**What is needed**
Lines from the line with "Compute the posterior probability" to the line with "- forked tail" in the entries below, and only those, must be output exactly, with both ends included.

Saved data entries
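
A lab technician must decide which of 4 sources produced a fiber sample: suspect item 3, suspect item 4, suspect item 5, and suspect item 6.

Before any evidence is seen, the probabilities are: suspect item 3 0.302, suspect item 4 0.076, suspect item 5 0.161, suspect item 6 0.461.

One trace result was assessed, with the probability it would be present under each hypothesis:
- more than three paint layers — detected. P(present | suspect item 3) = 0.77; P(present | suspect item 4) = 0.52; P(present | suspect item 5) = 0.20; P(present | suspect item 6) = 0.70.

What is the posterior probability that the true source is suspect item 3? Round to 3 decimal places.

By Bayes' rule, the unnormalized weight for each hypothesis is prior × likelihood:
  suspect item 3: 0.302 × 0.77 = 0.23254
  suspect item 4: 0.076 × 0.52 = 0.03952
  suspect item 5: 0.161 × 0.20 = 0.0322
  suspect item 6: 0.461 × 0.70 = 0.3227
Marginal likelihood of the evidence = 0.62696.
P(suspect item 3 | evidence) = 0.23254 / 0.62696 ≈ 0.371.

0.371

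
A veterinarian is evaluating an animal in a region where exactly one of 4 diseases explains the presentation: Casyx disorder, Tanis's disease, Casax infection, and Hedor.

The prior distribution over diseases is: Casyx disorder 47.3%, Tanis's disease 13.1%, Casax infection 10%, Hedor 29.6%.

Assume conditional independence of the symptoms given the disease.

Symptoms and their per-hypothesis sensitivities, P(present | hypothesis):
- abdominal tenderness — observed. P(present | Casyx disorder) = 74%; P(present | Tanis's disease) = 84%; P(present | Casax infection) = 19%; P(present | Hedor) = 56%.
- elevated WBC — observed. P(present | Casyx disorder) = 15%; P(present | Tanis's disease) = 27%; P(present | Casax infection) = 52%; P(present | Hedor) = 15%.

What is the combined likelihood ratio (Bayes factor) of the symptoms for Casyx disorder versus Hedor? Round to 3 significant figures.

Joint likelihood of the symptom pattern under each hypothesis:
  Casyx disorder: 0.74 × 0.15 = 0.111
  Hedor: 0.56 × 0.15 = 0.084
Bayes factor = 0.111 / 0.084 ≈ 1.32

1.32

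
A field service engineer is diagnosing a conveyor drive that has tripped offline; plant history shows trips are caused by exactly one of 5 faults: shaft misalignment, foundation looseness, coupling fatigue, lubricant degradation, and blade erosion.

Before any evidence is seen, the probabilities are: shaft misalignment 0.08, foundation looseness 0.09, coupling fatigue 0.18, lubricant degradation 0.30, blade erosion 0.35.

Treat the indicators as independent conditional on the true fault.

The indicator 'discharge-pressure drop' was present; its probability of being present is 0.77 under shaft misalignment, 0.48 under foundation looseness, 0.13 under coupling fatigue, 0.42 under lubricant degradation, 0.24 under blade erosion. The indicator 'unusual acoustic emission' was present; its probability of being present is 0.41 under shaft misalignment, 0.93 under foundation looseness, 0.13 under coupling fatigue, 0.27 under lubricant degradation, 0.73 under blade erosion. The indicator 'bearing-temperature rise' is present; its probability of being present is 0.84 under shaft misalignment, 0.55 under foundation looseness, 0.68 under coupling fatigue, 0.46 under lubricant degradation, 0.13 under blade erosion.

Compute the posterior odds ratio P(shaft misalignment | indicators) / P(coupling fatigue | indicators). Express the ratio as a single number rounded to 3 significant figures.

Posterior odds equal prior odds times the likelihood ratio; only the two competing hypotheses matter.
  shaft misalignment: 0.08 × 0.77 × 0.41 × 0.84 = 0.021215
  coupling fatigue: 0.18 × 0.13 × 0.13 × 0.68 = 0.0020686
Posterior odds = 0.021215 / 0.0020686 ≈ 10.3.

10.3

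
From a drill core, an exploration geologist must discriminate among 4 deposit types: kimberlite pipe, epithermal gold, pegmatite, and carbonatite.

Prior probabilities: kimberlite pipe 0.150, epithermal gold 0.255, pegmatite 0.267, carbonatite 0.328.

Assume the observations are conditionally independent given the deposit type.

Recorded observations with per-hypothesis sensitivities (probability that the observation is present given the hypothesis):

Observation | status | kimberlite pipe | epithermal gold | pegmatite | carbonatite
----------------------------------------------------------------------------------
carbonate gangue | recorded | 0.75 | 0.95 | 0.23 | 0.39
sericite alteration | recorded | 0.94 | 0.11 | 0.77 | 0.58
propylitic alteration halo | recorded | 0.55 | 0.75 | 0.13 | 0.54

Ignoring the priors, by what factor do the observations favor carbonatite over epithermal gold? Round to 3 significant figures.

1.56

Joint likelihood of the evidence pattern under each hypothesis:
  carbonatite: 0.39 × 0.58 × 0.54 = 0.12215
  epithermal gold: 0.95 × 0.11 × 0.75 = 0.078375
Bayes factor = 0.12215 / 0.078375 ≈ 1.56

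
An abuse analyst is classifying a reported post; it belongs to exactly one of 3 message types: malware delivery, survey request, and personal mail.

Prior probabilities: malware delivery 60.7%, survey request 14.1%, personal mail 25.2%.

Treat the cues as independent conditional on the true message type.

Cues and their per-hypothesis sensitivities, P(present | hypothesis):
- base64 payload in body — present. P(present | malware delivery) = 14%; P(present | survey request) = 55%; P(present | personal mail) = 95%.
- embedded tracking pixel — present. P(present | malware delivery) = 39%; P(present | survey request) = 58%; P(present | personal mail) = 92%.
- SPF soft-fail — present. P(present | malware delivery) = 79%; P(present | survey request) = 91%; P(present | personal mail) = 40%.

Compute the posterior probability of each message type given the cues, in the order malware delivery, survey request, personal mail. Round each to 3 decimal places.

0.169, 0.264, 0.568

Multiply each prior by the joint likelihood of the cue pattern:
  malware delivery: 0.607 × 0.14 × 0.39 × 0.79 = 0.026182
  survey request: 0.141 × 0.55 × 0.58 × 0.91 = 0.040931
  personal mail: 0.252 × 0.95 × 0.92 × 0.40 = 0.088099
Normalizing constant Z = 0.026182 + 0.040931 + 0.088099 = 0.15521.
P(malware delivery | evidence) = 0.026182 / 0.15521 ≈ 0.169
P(survey request | evidence) = 0.040931 / 0.15521 ≈ 0.264
P(personal mail | evidence) = 0.088099 / 0.15521 ≈ 0.568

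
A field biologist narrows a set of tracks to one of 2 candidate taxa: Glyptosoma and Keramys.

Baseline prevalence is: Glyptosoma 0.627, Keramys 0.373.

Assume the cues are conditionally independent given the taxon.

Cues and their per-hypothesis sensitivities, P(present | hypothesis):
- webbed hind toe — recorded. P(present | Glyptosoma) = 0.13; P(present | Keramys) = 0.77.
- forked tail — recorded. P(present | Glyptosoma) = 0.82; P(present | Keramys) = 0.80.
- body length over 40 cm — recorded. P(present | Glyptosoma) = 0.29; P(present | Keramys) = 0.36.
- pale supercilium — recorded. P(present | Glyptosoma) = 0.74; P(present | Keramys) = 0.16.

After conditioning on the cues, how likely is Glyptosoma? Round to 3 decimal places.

For each hypothesis, the unnormalized posterior weight is prior × product of the cue likelihoods:
  Glyptosoma: 0.627 × 0.13 × 0.82 × 0.29 × 0.74 = 0.014343
  Keramys: 0.373 × 0.77 × 0.80 × 0.36 × 0.16 = 0.013235
Marginal likelihood of the evidence = 0.027578.
P(Glyptosoma | evidence) = 0.014343 / 0.027578 ≈ 0.520.

0.520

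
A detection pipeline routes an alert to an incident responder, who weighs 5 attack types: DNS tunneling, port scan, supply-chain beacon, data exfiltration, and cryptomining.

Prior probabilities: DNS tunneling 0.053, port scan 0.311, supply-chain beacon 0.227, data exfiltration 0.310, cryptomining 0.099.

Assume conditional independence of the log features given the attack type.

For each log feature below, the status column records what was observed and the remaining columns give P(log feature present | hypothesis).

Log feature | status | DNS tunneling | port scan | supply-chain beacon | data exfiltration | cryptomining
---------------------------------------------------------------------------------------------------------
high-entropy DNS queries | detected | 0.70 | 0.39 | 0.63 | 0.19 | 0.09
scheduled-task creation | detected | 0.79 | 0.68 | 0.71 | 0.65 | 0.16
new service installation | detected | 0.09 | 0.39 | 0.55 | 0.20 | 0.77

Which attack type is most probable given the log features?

For each hypothesis, the unnormalized posterior weight is prior × product of the log feature likelihoods:
  DNS tunneling: 0.053 × 0.70 × 0.79 × 0.09 = 0.0026378
  port scan: 0.311 × 0.39 × 0.68 × 0.39 = 0.032166
  supply-chain beacon: 0.227 × 0.63 × 0.71 × 0.55 = 0.055845
  data exfiltration: 0.310 × 0.19 × 0.65 × 0.20 = 0.007657
  cryptomining: 0.099 × 0.09 × 0.16 × 0.77 = 0.0010977
The unnormalized weights sum to 0.099404.
P(DNS tunneling | evidence) ≈ 0.0026378 / 0.099404 ≈ 0.027
P(port scan | evidence) ≈ 0.032166 / 0.099404 ≈ 0.324
P(supply-chain beacon | evidence) ≈ 0.055845 / 0.099404 ≈ 0.562
P(data exfiltration | evidence) ≈ 0.007657 / 0.099404 ≈ 0.077
P(cryptomining | evidence) ≈ 0.0010977 / 0.099404 ≈ 0.011
The largest is 0.562, so supply-chain beacon is most probable.

supply-chain beacon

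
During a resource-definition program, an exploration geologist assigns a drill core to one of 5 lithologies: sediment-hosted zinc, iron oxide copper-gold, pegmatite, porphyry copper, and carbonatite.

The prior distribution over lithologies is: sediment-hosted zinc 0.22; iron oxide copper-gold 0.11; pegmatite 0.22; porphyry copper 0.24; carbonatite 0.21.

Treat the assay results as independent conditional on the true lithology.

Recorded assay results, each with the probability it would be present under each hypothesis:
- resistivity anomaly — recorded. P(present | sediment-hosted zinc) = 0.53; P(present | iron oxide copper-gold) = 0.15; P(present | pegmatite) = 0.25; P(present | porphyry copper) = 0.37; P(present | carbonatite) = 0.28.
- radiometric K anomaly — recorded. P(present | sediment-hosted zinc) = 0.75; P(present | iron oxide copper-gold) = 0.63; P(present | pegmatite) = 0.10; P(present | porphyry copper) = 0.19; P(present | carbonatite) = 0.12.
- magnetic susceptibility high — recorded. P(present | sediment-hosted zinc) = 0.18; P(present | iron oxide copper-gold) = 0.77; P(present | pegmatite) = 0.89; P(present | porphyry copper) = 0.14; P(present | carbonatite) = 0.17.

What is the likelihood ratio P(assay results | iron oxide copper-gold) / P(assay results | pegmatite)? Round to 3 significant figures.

The Bayes factor is the ratio of the joint likelihoods of the assay result pattern under the two hypotheses.
  iron oxide copper-gold: 0.15 × 0.63 × 0.77 = 0.072765
  pegmatite: 0.25 × 0.10 × 0.89 = 0.02225
Bayes factor = 0.072765 / 0.02225 ≈ 3.27

3.27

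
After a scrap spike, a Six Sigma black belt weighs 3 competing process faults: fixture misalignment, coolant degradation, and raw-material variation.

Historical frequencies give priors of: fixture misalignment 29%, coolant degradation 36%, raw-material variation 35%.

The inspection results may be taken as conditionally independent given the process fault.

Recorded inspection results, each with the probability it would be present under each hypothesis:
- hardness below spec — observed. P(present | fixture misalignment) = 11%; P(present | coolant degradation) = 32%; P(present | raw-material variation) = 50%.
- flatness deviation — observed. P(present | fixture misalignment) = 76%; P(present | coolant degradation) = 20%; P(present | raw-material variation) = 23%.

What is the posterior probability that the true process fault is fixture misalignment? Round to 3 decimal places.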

**Solution to this task**
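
Compute the posterior probability of each message type given the cues, in the order malware delivery, survey request, personal mail. Round each to 3 decimal places.

0.169, 0.264, 0.568

Multiply each prior by the joint likelihood of the cue pattern:
  malware delivery: 0.607 × 0.14 × 0.39 × 0.79 = 0.026182
  survey request: 0.141 × 0.55 × 0.58 × 0.91 = 0.040931
  personal mail: 0.252 × 0.95 × 0.92 × 0.40 = 0.088099
Normalizing constant Z = 0.026182 + 0.040931 + 0.088099 = 0.15521.
P(malware delivery | evidence) = 0.026182 / 0.15521 ≈ 0.169
P(survey request | evidence) = 0.040931 / 0.15521 ≈ 0.264
P(personal mail | evidence) = 0.088099 / 0.15521 ≈ 0.568

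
A field biologist narrows a set of tracks to one of 2 candidate taxa: Glyptosoma and Keramys.

Baseline prevalence is: Glyptosoma 0.627, Keramys 0.373.

Assume the cues are conditionally independent given the taxon.

Cues and their per-hypothesis sensitivities, P(present | hypothesis):
- webbed hind toe — recorded. P(present | Glyptosoma) = 0.13; P(present | Keramys) = 0.77.
- forked tail — recorded. P(present | Glyptosoma) = 0.82; P(present | Keramys) = 0.80.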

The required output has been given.